HOW TO COMPLETE THIS TASK =
Which lines run from the one containing "2)↦0, (2, 3)↦0" to the last line of the entries? Return them exactly, with nothing more.

EXCERPTED RECORDS =

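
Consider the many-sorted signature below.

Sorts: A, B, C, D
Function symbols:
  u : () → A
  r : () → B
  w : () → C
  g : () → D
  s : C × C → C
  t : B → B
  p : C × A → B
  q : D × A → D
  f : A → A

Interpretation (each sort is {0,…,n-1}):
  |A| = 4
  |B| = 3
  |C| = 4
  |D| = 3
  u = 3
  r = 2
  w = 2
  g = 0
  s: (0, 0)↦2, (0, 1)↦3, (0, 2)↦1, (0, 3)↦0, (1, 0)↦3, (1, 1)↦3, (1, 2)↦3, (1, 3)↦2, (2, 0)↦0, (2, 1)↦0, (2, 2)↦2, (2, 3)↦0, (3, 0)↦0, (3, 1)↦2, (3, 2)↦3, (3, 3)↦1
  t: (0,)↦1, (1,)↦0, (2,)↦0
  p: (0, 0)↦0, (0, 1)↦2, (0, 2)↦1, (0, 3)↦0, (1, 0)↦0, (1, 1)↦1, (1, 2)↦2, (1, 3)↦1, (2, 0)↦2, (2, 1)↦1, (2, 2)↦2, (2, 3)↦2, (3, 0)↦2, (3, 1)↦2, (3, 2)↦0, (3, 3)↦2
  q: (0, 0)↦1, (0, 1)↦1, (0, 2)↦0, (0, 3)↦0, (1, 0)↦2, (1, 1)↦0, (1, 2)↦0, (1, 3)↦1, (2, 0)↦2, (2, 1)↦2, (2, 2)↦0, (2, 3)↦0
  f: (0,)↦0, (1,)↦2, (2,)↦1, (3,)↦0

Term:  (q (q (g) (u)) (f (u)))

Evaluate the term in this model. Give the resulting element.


  g = 0
  u = 3
  (q (g) (u)) = q(0, 3) = 0
  u = 3
  (f (u)) = f(3,) = 0
  (q (q (g) (u)) (f (u))) = q(0, 0) = 1

value = 1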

EXPECTED ANSWER =
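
  q: (0, 0)↦1, (0, 1)↦1, (0, 2)↦0, (0, 3)↦0, (1, 0)↦2, (1, 1)↦0, (1, 2)↦0, (1, 3)↦1, (2, 0)↦2, (2, 1)↦2, (2, 2)↦0, (2, 3)↦0
  f: (0,)↦0, (1,)↦2, (2,)↦1, (3,)↦0

Term:  (q (q (g) (u)) (f (u)))

Evaluate the term in this model. Give the resulting element.


  g = 0
  u = 3
  (q (g) (u)) = q(0, 3) = 0
  u = 3
  (f (u)) = f(3,) = 0
  (q (q (g) (u)) (f (u))) = q(0, 0) = 1

value = 1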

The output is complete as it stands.